- **Exercise directions**
Take each line of the entries below that contains "deer" and copy it.
_ _ _ _
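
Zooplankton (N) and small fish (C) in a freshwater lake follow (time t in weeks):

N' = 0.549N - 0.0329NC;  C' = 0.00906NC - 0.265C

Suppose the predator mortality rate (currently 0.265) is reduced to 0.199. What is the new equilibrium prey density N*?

At the interior fixed point, setting dC/dt = 0 with C > 0 fixes N* = (predator death rate)/(NC coefficient) — independent of the other coefficients.
With the change, N* = 0.199/0.00906 = 22; it falls from 29.2.

N* ≈ 22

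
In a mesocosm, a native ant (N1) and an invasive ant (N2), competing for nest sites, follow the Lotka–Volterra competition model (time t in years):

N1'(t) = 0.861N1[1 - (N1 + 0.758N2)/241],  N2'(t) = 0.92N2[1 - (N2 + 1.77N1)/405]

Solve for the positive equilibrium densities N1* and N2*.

Setting both brackets to zero gives the nullclines N1 + 0.758N2 = 241 and 1.77N1 + N2 = 405.
Substituting N2 = 405 - 1.77N1 into the first: N1(1 - 0.758·1.77) = 241 - 0.758·405.
So N1* = -66/-0.342 = 193, and then N2* = 405 - 1.77·193 = 63.1.

N1* ≈ 193, N2* ≈ 63.1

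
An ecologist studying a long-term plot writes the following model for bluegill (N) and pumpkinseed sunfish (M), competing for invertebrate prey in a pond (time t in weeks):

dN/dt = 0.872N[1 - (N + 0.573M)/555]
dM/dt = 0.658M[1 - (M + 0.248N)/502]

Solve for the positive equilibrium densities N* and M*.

Setting both brackets to zero gives the nullclines N + 0.573M = 555 and 0.248N + M = 502.
Substituting M = 502 - 0.248N into the first: N(1 - 0.573·0.248) = 555 - 0.573·502.
So N* = 267/0.858 = 312, and then M* = 502 - 0.248·312 = 425.

N* ≈ 312, M* ≈ 425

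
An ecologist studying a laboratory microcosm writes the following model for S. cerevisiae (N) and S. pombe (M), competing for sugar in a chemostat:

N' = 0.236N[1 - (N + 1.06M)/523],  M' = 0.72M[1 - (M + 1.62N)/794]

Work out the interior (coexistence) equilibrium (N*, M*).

N* ≈ 444, M* ≈ 74.3

Setting both brackets to zero gives the nullclines N + 1.06M = 523 and 1.62N + M = 794.
Substituting M = 794 - 1.62N into the first: N(1 - 1.06·1.62) = 523 - 1.06·794.
So N* = -319/-0.717 = 444, and then M* = 794 - 1.62·444 = 74.3.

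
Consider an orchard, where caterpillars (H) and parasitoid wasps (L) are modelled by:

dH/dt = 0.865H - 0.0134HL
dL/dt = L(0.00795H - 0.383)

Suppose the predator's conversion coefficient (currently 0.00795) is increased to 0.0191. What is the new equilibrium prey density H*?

At the interior fixed point, setting dL/dt = 0 with L > 0 fixes H* = (predator death rate)/(HL coefficient) — independent of the other coefficients.
With the change, H* = 0.383/0.0191 = 20.1; it falls from 48.2.

H* ≈ 20.1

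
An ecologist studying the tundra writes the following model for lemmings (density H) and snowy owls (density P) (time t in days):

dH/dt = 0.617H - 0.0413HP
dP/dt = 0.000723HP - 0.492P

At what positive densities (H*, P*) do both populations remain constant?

Set dP/dt = 0 with P > 0: 0.000723H - 0.492 = 0, so H* = 0.492/0.000723 = 680.
Set dH/dt = 0 with H > 0: 0.617 - 0.0413P = 0, so P* = 0.617/0.0413 = 14.9.

H* ≈ 680, P* ≈ 14.9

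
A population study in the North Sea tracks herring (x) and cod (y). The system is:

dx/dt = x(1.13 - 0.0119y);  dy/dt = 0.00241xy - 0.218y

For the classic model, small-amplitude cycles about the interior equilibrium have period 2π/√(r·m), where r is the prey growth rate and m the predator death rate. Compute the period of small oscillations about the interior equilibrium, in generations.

T ≈ 12.7 generations

Here r = 1.13 and m = 0.218, so r·m = 0.246.
ω = √0.246 = 0.496 per generation, hence T = 2π/ω ≈ 12.7 generations.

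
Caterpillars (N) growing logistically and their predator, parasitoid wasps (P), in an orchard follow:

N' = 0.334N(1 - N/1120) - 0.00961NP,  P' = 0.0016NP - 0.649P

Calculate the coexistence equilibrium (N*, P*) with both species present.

N* ≈ 406, P* ≈ 22.2

From dP/dt = 0 with P > 0: 0.0016N* = 0.649, so N* = 406.
Substitute into dN/dt = 0: 0.334(1 - 406/1120) = 0.00961P*.
The bracket is 0.638, giving P* = 0.213/0.00961 = 22.2.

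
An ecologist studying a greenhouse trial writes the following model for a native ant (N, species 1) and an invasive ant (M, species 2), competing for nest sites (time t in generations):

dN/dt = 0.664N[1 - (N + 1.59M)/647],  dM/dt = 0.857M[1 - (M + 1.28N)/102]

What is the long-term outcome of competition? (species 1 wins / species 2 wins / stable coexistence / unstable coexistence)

Compare the nullcline intercepts: K1/α12 = 647/1.59 = 407 > K2 = 102; K2/α21 = 102/1.28 = 79.7 < K1 = 647.
Since the inequalities point opposite ways, species 1 can invade but species 2 cannot.

species 1 excludes species 2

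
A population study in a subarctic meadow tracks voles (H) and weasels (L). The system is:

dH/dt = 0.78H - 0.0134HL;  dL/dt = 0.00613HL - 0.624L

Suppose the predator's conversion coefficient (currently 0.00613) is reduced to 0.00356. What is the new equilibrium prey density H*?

At the interior fixed point, setting dL/dt = 0 with L > 0 fixes H* = (predator death rate)/(HL coefficient) — independent of the other coefficients.
With the change, H* = 0.624/0.00356 = 175; it rises from 102.

H* ≈ 175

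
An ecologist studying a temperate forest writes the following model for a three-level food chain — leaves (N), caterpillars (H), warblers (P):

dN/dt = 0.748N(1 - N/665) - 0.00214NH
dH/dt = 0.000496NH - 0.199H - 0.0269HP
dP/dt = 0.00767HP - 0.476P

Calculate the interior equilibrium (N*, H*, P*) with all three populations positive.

From dP/dt = 0: 0.00767H* = 0.476, so H* = 62.1.
From dN/dt = 0: 0.748(1 - N*/665) = 0.00214·62.1, giving N* = 665·(1 - 0.178) = 547.
From dH/dt = 0: 0.000496·547 - 0.199 = 0.0269P*, so P* = 0.0723/0.0269 = 2.69.

N* ≈ 547, H* ≈ 62.1, P* ≈ 2.69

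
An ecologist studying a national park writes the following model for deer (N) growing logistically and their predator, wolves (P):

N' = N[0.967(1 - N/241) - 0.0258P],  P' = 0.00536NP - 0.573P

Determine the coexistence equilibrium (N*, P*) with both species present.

N* ≈ 107, P* ≈ 20.9

From dP/dt = 0 with P > 0: 0.00536N* = 0.573, so N* = 107.
Substitute into dN/dt = 0: 0.967(1 - 107/241) = 0.0258P*.
The bracket is 0.556, giving P* = 0.538/0.0258 = 20.9.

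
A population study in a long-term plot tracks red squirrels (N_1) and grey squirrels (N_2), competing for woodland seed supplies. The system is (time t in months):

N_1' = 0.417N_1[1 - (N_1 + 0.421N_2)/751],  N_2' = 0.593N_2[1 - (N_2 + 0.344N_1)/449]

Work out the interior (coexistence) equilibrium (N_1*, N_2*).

Setting both brackets to zero gives the nullclines N_1 + 0.421N_2 = 751 and 0.344N_1 + N_2 = 449.
Substituting N_2 = 449 - 0.344N_1 into the first: N_1(1 - 0.421·0.344) = 751 - 0.421·449.
So N_1* = 562/0.855 = 657, and then N_2* = 449 - 0.344·657 = 223.

N_1* ≈ 657, N_2* ≈ 223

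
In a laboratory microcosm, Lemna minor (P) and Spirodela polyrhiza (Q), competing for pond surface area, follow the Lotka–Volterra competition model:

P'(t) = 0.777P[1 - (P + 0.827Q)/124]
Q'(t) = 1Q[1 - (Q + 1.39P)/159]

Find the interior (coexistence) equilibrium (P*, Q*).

Setting both brackets to zero gives the nullclines P + 0.827Q = 124 and 1.39P + Q = 159.
Substituting Q = 159 - 1.39P into the first: P(1 - 0.827·1.39) = 124 - 0.827·159.
So P* = -7.49/-0.15 = 50.1, and then Q* = 159 - 1.39·50.1 = 89.3.

P* ≈ 50.1, Q* ≈ 89.3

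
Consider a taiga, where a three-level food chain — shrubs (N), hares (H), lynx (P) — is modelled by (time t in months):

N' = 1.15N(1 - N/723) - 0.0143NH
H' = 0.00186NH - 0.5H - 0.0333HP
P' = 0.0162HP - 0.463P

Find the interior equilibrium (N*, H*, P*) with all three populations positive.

N* ≈ 466, H* ≈ 28.6, P* ≈ 11

From dP/dt = 0: 0.0162H* = 0.463, so H* = 28.6.
From dN/dt = 0: 1.15(1 - N*/723) = 0.0143·28.6, giving N* = 723·(1 - 0.355) = 466.
From dH/dt = 0: 0.00186·466 - 0.5 = 0.0333P*, so P* = 0.367/0.0333 = 11.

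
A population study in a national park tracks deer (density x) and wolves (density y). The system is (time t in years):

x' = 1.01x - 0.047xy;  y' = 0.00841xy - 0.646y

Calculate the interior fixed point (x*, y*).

Set dy/dt = 0 with y > 0: 0.00841x - 0.646 = 0, so x* = 0.646/0.00841 = 76.8.
Set dx/dt = 0 with x > 0: 1.01 - 0.047y = 0, so y* = 1.01/0.047 = 21.5.

x* ≈ 76.8, y* ≈ 21.5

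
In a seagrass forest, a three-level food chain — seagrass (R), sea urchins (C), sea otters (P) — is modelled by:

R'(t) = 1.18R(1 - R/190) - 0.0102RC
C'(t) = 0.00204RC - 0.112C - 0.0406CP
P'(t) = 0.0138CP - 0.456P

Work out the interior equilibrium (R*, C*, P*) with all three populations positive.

R* ≈ 136, C* ≈ 33, P* ≈ 4.06

From dP/dt = 0: 0.0138C* = 0.456, so C* = 33.
From dR/dt = 0: 1.18(1 - R*/190) = 0.0102·33, giving R* = 190·(1 - 0.286) = 136.
From dC/dt = 0: 0.00204·136 - 0.112 = 0.0406P*, so P* = 0.165/0.0406 = 4.06.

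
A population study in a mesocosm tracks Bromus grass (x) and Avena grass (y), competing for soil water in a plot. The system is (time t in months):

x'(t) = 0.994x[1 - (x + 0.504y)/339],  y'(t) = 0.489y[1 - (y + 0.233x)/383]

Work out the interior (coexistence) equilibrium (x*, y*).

x* ≈ 165, y* ≈ 344

Setting both brackets to zero gives the nullclines x + 0.504y = 339 and 0.233x + y = 383.
Substituting y = 383 - 0.233x into the first: x(1 - 0.504·0.233) = 339 - 0.504·383.
So x* = 146/0.883 = 165, and then y* = 383 - 0.233·165 = 344.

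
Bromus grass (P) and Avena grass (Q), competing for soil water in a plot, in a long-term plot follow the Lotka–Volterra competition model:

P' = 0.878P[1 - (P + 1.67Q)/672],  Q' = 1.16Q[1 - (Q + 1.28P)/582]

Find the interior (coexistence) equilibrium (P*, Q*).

P* ≈ 264, Q* ≈ 245

Setting both brackets to zero gives the nullclines P + 1.67Q = 672 and 1.28P + Q = 582.
Substituting Q = 582 - 1.28P into the first: P(1 - 1.67·1.28) = 672 - 1.67·582.
So P* = -300/-1.14 = 264, and then Q* = 582 - 1.28·264 = 245.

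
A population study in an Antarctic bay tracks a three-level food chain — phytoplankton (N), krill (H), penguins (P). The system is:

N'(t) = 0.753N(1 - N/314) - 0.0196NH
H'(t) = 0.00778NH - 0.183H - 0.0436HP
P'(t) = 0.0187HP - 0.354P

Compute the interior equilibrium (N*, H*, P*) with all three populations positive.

From dP/dt = 0: 0.0187H* = 0.354, so H* = 18.9.
From dN/dt = 0: 0.753(1 - N*/314) = 0.0196·18.9, giving N* = 314·(1 - 0.493) = 159.
From dH/dt = 0: 0.00778·159 - 0.183 = 0.0436P*, so P* = 1.06/0.0436 = 24.2.

N* ≈ 159, H* ≈ 18.9, P* ≈ 24.2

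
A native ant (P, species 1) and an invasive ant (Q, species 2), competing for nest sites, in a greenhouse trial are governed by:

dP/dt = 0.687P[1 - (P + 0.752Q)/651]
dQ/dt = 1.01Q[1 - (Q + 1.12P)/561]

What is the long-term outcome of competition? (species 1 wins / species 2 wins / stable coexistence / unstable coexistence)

Compare the nullcline intercepts: K1/α12 = 651/0.752 = 866 > K2 = 561; K2/α21 = 561/1.12 = 501 < K1 = 651.
Since the inequalities point opposite ways, species 1 can invade but species 2 cannot.

species 1 excludes species 2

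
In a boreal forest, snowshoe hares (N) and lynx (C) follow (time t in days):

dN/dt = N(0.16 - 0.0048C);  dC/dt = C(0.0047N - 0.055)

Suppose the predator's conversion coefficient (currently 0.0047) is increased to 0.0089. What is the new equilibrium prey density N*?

At the interior fixed point, setting dC/dt = 0 with C > 0 fixes N* = (predator death rate)/(NC coefficient) — independent of the other coefficients.
With the change, N* = 0.055/0.0089 = 6.18; it falls from 11.7.

N* ≈ 6.18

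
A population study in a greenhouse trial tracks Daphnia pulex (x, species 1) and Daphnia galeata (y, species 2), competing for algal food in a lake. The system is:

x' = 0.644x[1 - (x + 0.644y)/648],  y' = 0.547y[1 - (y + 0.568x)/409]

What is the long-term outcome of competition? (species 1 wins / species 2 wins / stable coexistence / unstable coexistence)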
_ _ _ _
- **Written answer**
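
An ecologist studying a national park writes the following model for deer (N) growing logistically and their predator, wolves (P):
A population study in a national park tracks deer (density x) and wolves (density y). The system is (time t in years):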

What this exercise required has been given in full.